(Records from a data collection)
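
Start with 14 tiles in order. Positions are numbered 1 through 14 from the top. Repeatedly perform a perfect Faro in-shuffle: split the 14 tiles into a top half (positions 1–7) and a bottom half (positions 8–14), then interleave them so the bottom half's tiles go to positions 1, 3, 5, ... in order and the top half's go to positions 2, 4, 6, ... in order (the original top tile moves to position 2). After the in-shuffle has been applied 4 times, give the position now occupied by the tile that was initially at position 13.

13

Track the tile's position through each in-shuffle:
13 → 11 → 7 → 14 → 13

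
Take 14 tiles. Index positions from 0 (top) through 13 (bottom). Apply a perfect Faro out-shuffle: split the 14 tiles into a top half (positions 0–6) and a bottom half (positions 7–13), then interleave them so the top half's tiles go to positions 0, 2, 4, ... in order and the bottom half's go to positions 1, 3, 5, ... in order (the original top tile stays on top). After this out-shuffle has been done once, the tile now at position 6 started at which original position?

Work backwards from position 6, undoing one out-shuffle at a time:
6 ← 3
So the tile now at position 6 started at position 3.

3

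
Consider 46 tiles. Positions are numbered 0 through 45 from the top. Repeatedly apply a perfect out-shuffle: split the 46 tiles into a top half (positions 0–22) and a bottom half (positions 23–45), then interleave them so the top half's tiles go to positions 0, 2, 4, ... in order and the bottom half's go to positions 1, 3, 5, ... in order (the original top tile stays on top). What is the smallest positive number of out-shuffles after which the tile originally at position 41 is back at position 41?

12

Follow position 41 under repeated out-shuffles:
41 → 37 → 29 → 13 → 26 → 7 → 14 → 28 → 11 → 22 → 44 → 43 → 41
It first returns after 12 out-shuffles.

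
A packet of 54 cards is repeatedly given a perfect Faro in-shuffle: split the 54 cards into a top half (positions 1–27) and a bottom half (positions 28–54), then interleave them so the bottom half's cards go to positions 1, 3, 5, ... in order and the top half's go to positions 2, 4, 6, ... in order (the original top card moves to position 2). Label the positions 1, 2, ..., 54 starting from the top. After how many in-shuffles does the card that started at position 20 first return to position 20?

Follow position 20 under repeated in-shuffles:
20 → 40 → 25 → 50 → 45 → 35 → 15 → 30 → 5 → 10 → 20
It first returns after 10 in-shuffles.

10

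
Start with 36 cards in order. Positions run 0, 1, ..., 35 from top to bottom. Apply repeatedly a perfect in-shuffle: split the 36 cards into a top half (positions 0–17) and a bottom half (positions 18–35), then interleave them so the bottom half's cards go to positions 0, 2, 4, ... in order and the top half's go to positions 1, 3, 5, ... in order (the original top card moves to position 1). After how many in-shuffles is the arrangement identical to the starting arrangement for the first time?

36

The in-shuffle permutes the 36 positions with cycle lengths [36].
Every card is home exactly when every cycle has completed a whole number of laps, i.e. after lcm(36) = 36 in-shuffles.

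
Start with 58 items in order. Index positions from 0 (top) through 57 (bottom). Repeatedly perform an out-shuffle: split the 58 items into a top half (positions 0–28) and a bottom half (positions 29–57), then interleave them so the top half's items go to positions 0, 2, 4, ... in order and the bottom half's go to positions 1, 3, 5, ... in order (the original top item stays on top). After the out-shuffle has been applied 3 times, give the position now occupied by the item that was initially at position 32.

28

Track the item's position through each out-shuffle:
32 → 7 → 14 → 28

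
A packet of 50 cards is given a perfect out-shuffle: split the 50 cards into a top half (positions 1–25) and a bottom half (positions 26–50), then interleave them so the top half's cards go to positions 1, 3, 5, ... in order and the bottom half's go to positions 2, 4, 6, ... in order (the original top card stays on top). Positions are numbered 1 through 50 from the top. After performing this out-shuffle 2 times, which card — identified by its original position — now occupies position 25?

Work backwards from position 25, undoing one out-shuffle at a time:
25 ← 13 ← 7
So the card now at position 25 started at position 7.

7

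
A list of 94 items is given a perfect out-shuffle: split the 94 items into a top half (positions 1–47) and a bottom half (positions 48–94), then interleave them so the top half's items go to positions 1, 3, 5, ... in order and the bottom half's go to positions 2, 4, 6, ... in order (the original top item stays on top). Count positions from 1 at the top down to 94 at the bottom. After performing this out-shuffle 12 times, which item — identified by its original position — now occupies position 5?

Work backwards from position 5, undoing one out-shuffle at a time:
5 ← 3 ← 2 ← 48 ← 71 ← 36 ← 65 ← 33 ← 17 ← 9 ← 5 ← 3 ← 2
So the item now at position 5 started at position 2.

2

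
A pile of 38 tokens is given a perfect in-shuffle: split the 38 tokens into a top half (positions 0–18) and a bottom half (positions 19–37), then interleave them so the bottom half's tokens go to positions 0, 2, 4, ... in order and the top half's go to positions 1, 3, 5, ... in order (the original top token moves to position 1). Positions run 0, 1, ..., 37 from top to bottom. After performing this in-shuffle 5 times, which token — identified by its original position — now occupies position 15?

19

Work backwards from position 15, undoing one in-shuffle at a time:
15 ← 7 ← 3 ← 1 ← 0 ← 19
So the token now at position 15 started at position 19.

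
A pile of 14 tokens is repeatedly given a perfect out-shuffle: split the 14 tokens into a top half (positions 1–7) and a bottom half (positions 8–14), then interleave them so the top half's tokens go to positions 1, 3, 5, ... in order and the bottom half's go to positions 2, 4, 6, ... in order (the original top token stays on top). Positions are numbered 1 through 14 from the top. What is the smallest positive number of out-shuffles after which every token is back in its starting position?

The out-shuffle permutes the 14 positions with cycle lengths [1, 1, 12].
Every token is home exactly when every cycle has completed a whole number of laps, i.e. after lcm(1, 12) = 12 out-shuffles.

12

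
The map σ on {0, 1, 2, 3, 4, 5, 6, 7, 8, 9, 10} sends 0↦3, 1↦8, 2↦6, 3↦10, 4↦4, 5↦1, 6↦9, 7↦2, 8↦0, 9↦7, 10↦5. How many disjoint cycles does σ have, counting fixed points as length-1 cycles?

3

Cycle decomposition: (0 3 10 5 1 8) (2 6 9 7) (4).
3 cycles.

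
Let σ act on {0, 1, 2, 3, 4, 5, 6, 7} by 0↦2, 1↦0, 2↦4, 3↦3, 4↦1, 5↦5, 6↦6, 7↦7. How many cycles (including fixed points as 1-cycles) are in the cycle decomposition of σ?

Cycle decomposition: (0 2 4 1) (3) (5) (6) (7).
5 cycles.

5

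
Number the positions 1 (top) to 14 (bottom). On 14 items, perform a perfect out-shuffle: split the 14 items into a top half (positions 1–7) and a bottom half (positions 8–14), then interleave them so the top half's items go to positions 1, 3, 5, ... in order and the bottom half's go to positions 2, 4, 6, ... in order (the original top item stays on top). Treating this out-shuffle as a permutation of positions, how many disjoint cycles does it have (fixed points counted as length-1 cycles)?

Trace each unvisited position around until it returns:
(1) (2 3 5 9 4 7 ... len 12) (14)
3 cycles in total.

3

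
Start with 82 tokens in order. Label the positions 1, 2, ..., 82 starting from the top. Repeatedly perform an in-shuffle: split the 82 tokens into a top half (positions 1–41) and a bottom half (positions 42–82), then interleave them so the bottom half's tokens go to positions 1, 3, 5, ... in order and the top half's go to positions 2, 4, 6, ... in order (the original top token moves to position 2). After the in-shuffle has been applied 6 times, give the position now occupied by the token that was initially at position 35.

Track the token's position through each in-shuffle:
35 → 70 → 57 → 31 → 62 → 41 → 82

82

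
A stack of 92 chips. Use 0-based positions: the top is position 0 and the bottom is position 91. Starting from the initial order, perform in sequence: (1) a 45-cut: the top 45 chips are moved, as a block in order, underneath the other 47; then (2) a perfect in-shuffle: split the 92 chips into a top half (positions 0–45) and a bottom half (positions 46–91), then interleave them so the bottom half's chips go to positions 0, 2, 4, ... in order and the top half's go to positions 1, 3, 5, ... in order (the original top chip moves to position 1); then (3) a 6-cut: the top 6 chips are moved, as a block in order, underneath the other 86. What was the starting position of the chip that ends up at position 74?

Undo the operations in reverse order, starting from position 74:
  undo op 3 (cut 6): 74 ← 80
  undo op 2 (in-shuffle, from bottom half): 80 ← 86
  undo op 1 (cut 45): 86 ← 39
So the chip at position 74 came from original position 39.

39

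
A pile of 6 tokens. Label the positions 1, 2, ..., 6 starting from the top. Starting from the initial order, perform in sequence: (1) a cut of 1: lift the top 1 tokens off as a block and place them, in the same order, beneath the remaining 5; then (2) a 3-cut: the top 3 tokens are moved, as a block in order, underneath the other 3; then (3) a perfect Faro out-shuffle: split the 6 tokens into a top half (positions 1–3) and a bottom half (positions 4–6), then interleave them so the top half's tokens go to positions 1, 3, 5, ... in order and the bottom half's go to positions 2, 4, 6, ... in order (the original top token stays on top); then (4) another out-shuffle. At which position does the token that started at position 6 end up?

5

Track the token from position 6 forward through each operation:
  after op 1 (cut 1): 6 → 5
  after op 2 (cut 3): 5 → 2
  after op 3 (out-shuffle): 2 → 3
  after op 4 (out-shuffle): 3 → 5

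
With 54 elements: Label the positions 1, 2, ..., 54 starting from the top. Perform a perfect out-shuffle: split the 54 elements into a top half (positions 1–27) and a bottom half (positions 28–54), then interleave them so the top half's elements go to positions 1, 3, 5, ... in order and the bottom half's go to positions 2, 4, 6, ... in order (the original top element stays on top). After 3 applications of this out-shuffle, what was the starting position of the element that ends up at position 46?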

• [What you should do]
Each line from the one that contains "A pile of 6" through the end of the records must be repeated exactly. No other line belongs in the answer.

• [Problem solution]
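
A pile of 6 tokens. Label the positions 1, 2, ..., 6 starting from the top. Starting from the initial order, perform in sequence: (1) a cut of 1: lift the top 1 tokens off as a block and place them, in the same order, beneath the remaining 5; then (2) a 3-cut: the top 3 tokens are moved, as a block in order, underneath the other 3; then (3) a perfect Faro out-shuffle: split the 6 tokens into a top half (positions 1–3) and a bottom half (positions 4–6), then interleave them so the top half's tokens go to positions 1, 3, 5, ... in order and the bottom half's go to positions 2, 4, 6, ... in order (the original top token stays on top); then (4) another out-shuffle. At which position does the token that started at position 6 end up?

5

Track the token from position 6 forward through each operation:
  after op 1 (cut 1): 6 → 5
  after op 2 (cut 3): 5 → 2
  after op 3 (out-shuffle): 2 → 3
  after op 4 (out-shuffle): 3 → 5

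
With 54 elements: Label the positions 1, 2, ..., 54 starting from the top. Perform a perfect out-shuffle: split the 54 elements into a top half (positions 1–27) and a bottom half (positions 28–54), then interleave them so the top half's elements go to positions 1, 3, 5, ... in order and the bottom half's go to positions 2, 4, 6, ... in order (the original top element stays on top). After 3 applications of this out-shuffle, what was the starting position of the element that ends up at position 46?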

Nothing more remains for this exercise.